### WHAT TO PRODUCE
Using the listing below, extract each line that has the word "from" in it.

### RECORDS FOR THIS EXERCISE
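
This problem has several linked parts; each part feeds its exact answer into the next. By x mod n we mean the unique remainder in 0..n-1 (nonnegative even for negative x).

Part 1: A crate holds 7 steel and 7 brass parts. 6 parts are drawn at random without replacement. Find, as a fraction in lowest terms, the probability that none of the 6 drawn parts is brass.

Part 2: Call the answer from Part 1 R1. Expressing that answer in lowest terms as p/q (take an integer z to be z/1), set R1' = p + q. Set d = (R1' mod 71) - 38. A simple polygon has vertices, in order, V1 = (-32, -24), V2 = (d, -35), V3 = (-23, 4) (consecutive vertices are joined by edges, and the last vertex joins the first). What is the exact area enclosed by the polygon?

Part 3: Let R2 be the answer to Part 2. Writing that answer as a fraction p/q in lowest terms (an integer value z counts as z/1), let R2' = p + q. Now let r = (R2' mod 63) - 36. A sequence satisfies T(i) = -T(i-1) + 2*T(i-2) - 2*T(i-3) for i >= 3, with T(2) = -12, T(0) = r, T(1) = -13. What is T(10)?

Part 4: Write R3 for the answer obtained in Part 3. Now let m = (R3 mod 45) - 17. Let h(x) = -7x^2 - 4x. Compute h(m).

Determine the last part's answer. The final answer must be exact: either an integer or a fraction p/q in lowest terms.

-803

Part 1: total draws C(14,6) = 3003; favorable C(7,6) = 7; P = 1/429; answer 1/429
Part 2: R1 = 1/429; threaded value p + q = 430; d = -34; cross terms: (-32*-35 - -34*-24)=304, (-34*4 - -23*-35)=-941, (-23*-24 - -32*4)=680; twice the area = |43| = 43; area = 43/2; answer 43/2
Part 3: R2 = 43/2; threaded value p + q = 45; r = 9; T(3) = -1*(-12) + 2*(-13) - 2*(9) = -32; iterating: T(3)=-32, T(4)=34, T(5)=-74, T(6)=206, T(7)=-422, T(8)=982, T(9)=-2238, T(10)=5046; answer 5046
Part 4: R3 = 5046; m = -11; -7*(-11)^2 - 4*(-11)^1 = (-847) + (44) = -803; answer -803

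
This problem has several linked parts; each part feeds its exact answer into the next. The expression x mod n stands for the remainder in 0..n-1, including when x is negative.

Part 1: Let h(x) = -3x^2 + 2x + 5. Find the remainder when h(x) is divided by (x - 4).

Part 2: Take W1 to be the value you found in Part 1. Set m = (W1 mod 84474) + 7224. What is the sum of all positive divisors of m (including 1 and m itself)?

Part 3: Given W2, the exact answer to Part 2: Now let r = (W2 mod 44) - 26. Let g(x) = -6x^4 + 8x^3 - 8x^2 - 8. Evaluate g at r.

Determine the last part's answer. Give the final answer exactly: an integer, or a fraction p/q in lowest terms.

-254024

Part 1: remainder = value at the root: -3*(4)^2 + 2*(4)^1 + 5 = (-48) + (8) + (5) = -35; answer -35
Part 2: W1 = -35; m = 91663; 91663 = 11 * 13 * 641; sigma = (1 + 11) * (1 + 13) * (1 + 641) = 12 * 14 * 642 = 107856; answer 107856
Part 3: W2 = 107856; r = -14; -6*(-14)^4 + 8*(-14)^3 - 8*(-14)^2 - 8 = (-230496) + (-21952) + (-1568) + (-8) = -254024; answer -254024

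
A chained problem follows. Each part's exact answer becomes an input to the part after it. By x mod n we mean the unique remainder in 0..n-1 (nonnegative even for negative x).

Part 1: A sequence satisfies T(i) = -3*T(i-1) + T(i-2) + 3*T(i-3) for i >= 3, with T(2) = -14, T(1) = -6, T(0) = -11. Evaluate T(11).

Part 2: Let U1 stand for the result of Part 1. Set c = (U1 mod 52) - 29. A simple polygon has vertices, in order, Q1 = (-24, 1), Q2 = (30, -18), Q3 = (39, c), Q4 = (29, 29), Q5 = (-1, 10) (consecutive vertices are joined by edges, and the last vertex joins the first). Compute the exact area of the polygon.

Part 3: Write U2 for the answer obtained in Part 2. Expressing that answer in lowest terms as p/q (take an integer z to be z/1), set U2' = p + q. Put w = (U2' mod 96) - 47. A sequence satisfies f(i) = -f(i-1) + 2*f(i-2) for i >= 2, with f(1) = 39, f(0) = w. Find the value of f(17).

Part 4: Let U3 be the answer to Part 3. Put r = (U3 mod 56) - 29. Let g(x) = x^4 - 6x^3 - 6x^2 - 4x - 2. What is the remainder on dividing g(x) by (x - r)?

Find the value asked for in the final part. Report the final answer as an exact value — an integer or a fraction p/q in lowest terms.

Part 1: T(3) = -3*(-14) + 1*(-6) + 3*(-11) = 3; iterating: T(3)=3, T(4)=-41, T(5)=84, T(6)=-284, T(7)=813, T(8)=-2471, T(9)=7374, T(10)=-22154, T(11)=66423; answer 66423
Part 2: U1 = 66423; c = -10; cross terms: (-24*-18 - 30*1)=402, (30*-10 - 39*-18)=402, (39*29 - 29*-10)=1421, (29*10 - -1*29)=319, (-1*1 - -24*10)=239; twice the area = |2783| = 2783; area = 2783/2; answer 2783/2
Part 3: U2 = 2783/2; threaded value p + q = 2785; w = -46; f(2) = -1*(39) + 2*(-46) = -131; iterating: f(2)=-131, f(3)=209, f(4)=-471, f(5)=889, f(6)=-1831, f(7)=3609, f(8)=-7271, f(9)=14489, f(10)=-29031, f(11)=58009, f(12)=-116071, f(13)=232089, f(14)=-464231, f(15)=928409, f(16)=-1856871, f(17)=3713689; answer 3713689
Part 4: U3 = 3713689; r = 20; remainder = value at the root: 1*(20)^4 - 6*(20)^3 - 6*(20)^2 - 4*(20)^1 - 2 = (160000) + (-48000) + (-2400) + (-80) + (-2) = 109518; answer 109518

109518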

--

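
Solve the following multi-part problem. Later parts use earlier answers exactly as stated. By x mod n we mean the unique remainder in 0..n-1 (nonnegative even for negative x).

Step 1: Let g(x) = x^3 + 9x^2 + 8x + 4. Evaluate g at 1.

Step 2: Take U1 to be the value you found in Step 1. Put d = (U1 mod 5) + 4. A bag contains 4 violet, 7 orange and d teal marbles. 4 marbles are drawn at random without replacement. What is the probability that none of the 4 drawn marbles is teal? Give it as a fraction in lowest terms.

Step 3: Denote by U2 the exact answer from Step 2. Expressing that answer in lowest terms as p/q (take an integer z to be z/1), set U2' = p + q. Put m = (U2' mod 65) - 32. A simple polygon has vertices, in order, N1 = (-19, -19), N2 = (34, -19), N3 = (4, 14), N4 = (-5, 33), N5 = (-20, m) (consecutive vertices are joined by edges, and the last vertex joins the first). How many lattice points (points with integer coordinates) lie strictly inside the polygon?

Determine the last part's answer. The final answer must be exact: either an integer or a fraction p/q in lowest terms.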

### EXERCISE RESULT
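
Part 2: Call the answer from Part 1 R1. Expressing that answer in lowest terms as p/q (take an integer z to be z/1), set R1' = p + q. Set d = (R1' mod 71) - 38. A simple polygon has vertices, in order, V1 = (-32, -24), V2 = (d, -35), V3 = (-23, 4) (consecutive vertices are joined by edges, and the last vertex joins the first). What is the exact area enclosed by the polygon?
Step 3: Denote by U2 the exact answer from Step 2. Expressing that answer in lowest terms as p/q (take an integer z to be z/1), set U2' = p + q. Put m = (U2' mod 65) - 32. A simple polygon has vertices, in order, N1 = (-19, -19), N2 = (34, -19), N3 = (4, 14), N4 = (-5, 33), N5 = (-20, m) (consecutive vertices are joined by edges, and the last vertex joins the first). How many lattice points (points with integer coordinates) lie strictly inside the polygon?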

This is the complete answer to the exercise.